> Task to complete: Please return the lines below verbatim, beginning at the one that has "4. insert_after(37)" and stopping after the one that has "9. insert_after(11)", and add no other lines.

> Input:
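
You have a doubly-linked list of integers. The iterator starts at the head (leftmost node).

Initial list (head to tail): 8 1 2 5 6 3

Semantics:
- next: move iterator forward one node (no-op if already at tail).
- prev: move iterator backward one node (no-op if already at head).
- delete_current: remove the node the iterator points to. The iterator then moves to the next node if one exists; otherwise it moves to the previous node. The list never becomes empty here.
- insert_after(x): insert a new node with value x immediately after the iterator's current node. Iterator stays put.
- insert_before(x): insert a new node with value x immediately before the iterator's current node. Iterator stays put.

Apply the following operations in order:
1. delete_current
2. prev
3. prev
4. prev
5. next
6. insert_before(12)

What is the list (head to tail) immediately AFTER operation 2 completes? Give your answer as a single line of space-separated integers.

Answer: 1 2 5 6 3

Derivation:
After 1 (delete_current): list=[1, 2, 5, 6, 3] cursor@1
After 2 (prev): list=[1, 2, 5, 6, 3] cursor@1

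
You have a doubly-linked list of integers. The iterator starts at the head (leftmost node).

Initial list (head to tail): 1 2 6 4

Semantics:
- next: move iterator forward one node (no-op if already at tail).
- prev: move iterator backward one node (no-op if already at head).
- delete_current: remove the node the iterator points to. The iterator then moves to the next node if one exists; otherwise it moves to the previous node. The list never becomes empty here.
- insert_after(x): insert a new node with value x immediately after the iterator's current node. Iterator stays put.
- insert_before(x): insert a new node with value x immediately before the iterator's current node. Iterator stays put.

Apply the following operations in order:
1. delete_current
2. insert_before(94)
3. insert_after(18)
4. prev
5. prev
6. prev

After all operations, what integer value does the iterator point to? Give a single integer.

After 1 (delete_current): list=[2, 6, 4] cursor@2
After 2 (insert_before(94)): list=[94, 2, 6, 4] cursor@2
After 3 (insert_after(18)): list=[94, 2, 18, 6, 4] cursor@2
After 4 (prev): list=[94, 2, 18, 6, 4] cursor@94
After 5 (prev): list=[94, 2, 18, 6, 4] cursor@94
After 6 (prev): list=[94, 2, 18, 6, 4] cursor@94

Answer: 94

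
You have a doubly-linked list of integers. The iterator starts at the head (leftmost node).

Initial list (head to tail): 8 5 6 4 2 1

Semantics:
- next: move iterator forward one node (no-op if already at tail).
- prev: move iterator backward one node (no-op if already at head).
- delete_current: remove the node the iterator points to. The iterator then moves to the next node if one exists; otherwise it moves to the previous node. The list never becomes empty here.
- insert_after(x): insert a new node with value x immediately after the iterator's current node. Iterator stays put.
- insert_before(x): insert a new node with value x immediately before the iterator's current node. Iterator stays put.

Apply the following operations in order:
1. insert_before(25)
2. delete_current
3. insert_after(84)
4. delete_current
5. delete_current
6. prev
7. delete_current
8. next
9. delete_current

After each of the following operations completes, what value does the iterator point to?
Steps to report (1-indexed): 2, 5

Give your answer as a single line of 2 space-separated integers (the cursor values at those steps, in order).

Answer: 5 6

Derivation:
After 1 (insert_before(25)): list=[25, 8, 5, 6, 4, 2, 1] cursor@8
After 2 (delete_current): list=[25, 5, 6, 4, 2, 1] cursor@5
After 3 (insert_after(84)): list=[25, 5, 84, 6, 4, 2, 1] cursor@5
After 4 (delete_current): list=[25, 84, 6, 4, 2, 1] cursor@84
After 5 (delete_current): list=[25, 6, 4, 2, 1] cursor@6
After 6 (prev): list=[25, 6, 4, 2, 1] cursor@25
After 7 (delete_current): list=[6, 4, 2, 1] cursor@6
After 8 (next): list=[6, 4, 2, 1] cursor@4
After 9 (delete_current): list=[6, 2, 1] cursor@2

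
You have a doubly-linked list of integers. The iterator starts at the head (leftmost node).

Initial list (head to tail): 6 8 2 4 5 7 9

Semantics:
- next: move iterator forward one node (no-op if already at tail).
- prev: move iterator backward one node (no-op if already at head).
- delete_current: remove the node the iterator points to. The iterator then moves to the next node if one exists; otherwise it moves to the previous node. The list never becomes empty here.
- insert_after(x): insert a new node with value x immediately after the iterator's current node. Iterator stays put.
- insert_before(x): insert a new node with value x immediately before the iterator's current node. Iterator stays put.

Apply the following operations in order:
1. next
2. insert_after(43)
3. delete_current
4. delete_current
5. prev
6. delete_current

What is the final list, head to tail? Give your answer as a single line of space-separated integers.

Answer: 2 4 5 7 9

Derivation:
After 1 (next): list=[6, 8, 2, 4, 5, 7, 9] cursor@8
After 2 (insert_after(43)): list=[6, 8, 43, 2, 4, 5, 7, 9] cursor@8
After 3 (delete_current): list=[6, 43, 2, 4, 5, 7, 9] cursor@43
After 4 (delete_current): list=[6, 2, 4, 5, 7, 9] cursor@2
After 5 (prev): list=[6, 2, 4, 5, 7, 9] cursor@6
After 6 (delete_current): list=[2, 4, 5, 7, 9] cursor@2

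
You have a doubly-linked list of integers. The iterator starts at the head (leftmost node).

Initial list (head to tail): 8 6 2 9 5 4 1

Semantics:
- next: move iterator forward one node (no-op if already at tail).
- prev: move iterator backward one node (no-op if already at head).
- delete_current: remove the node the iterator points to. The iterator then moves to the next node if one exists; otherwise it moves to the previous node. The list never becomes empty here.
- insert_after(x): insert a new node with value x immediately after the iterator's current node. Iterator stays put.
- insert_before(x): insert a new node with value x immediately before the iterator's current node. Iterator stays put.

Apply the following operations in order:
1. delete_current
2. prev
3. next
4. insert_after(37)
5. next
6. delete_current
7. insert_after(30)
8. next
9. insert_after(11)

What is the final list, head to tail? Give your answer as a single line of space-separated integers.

Answer: 6 2 9 30 11 5 4 1

Derivation:
After 1 (delete_current): list=[6, 2, 9, 5, 4, 1] cursor@6
After 2 (prev): list=[6, 2, 9, 5, 4, 1] cursor@6
After 3 (next): list=[6, 2, 9, 5, 4, 1] cursor@2
After 4 (insert_after(37)): list=[6, 2, 37, 9, 5, 4, 1] cursor@2
After 5 (next): list=[6, 2, 37, 9, 5, 4, 1] cursor@37
After 6 (delete_current): list=[6, 2, 9, 5, 4, 1] cursor@9
After 7 (insert_after(30)): list=[6, 2, 9, 30, 5, 4, 1] cursor@9
After 8 (next): list=[6, 2, 9, 30, 5, 4, 1] cursor@30
After 9 (insert_after(11)): list=[6, 2, 9, 30, 11, 5, 4, 1] cursor@30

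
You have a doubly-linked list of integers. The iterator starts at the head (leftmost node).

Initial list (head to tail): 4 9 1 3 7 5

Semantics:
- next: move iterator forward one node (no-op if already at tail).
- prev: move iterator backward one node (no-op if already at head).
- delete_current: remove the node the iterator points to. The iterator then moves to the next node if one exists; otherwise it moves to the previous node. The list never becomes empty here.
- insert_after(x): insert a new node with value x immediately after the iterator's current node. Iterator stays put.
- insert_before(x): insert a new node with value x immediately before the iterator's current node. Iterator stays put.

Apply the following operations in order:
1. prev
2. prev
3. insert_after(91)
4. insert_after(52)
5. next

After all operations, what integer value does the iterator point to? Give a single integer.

After 1 (prev): list=[4, 9, 1, 3, 7, 5] cursor@4
After 2 (prev): list=[4, 9, 1, 3, 7, 5] cursor@4
After 3 (insert_after(91)): list=[4, 91, 9, 1, 3, 7, 5] cursor@4
After 4 (insert_after(52)): list=[4, 52, 91, 9, 1, 3, 7, 5] cursor@4
After 5 (next): list=[4, 52, 91, 9, 1, 3, 7, 5] cursor@52

Answer: 52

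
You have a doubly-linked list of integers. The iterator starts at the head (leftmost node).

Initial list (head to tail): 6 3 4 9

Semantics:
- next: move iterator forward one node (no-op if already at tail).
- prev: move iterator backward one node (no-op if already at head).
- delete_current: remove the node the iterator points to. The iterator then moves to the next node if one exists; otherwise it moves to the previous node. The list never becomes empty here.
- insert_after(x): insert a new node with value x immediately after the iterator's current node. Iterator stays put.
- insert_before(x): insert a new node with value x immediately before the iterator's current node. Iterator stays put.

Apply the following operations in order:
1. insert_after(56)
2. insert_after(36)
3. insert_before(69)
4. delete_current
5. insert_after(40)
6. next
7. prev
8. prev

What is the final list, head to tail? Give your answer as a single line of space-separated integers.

Answer: 69 36 40 56 3 4 9

Derivation:
After 1 (insert_after(56)): list=[6, 56, 3, 4, 9] cursor@6
After 2 (insert_after(36)): list=[6, 36, 56, 3, 4, 9] cursor@6
After 3 (insert_before(69)): list=[69, 6, 36, 56, 3, 4, 9] cursor@6
After 4 (delete_current): list=[69, 36, 56, 3, 4, 9] cursor@36
After 5 (insert_after(40)): list=[69, 36, 40, 56, 3, 4, 9] cursor@36
After 6 (next): list=[69, 36, 40, 56, 3, 4, 9] cursor@40
After 7 (prev): list=[69, 36, 40, 56, 3, 4, 9] cursor@36
After 8 (prev): list=[69, 36, 40, 56, 3, 4, 9] cursor@69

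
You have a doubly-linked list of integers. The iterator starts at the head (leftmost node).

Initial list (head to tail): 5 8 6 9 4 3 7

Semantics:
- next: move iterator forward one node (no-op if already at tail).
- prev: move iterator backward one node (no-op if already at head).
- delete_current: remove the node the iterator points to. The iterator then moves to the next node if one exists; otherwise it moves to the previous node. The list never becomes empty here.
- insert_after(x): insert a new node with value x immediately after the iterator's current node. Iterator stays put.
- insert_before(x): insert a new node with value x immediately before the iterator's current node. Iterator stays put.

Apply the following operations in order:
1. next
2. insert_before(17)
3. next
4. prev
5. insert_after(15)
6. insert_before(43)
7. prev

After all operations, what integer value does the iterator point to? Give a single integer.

After 1 (next): list=[5, 8, 6, 9, 4, 3, 7] cursor@8
After 2 (insert_before(17)): list=[5, 17, 8, 6, 9, 4, 3, 7] cursor@8
After 3 (next): list=[5, 17, 8, 6, 9, 4, 3, 7] cursor@6
After 4 (prev): list=[5, 17, 8, 6, 9, 4, 3, 7] cursor@8
After 5 (insert_after(15)): list=[5, 17, 8, 15, 6, 9, 4, 3, 7] cursor@8
After 6 (insert_before(43)): list=[5, 17, 43, 8, 15, 6, 9, 4, 3, 7] cursor@8
After 7 (prev): list=[5, 17, 43, 8, 15, 6, 9, 4, 3, 7] cursor@43

Answer: 43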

> Answer below:
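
4. insert_after(37)
5. next
6. delete_current
7. insert_after(30)
8. next
9. insert_after(11)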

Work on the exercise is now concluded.